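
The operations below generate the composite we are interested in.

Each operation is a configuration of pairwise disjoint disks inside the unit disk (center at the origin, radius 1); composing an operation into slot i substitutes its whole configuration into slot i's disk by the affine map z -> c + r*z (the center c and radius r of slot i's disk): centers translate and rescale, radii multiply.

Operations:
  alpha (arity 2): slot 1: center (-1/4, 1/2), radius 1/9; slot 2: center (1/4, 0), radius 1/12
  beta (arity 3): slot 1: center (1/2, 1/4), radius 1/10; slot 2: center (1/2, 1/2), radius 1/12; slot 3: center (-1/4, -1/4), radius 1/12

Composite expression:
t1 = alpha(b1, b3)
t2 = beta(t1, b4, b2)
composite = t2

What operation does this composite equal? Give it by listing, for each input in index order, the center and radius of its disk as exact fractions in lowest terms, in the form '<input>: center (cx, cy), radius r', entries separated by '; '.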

----

### About this exercise:
Go through the listing above and copy each line in which the string "beta" is found.

### Solution to this task:
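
  beta (arity 3): slot 1: center (1/2, 1/4), radius 1/10; slot 2: center (1/2, 1/2), radius 1/12; slot 3: center (-1/4, -1/4), radius 1/12
t2 = beta(t1, b4, b2)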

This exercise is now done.